BEGIN GIVEN RECORDS

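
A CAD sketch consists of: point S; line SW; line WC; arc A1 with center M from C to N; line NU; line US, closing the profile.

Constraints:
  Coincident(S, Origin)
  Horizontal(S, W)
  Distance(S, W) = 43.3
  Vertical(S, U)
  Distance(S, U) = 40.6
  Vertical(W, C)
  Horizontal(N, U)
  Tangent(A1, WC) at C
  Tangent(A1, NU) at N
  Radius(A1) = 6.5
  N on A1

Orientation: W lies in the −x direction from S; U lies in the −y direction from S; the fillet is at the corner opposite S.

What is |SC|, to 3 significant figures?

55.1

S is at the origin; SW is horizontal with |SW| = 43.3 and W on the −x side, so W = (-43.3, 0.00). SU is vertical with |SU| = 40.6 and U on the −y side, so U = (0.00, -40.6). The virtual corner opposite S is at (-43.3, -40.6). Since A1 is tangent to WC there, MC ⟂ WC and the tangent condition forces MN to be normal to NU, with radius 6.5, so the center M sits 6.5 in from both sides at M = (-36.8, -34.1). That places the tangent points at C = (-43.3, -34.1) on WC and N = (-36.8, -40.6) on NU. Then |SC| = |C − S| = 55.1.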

END GIVEN RECORDS

■ **WORK REQUIRED**
Set down the data above once more so that nothing differs from the original.

■ **ANSWER TO THE EXERCISE**
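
A CAD sketch consists of: point S; line SW; line WC; arc A1 with center M from C to N; line NU; line US, closing the profile.

Constraints:
  Coincident(S, Origin)
  Horizontal(S, W)
  Distance(S, W) = 43.3
  Vertical(S, U)
  Distance(S, U) = 40.6
  Vertical(W, C)
  Horizontal(N, U)
  Tangent(A1, WC) at C
  Tangent(A1, NU) at N
  Radius(A1) = 6.5
  N on A1

Orientation: W lies in the −x direction from S; U lies in the −y direction from S; the fillet is at the corner opposite S.

What is |SC|, to 3 significant figures?

55.1

S is at the origin; SW is horizontal with |SW| = 43.3 and W on the −x side, so W = (-43.3, 0.00). SU is vertical with |SU| = 40.6 and U on the −y side, so U = (0.00, -40.6). The virtual corner opposite S is at (-43.3, -40.6). Since A1 is tangent to WC there, MC ⟂ WC and the tangent condition forces MN to be normal to NU, with radius 6.5, so the center M sits 6.5 in from both sides at M = (-36.8, -34.1). That places the tangent points at C = (-43.3, -34.1) on WC and N = (-36.8, -40.6) on NU. Then |SC| = |C − S| = 55.1.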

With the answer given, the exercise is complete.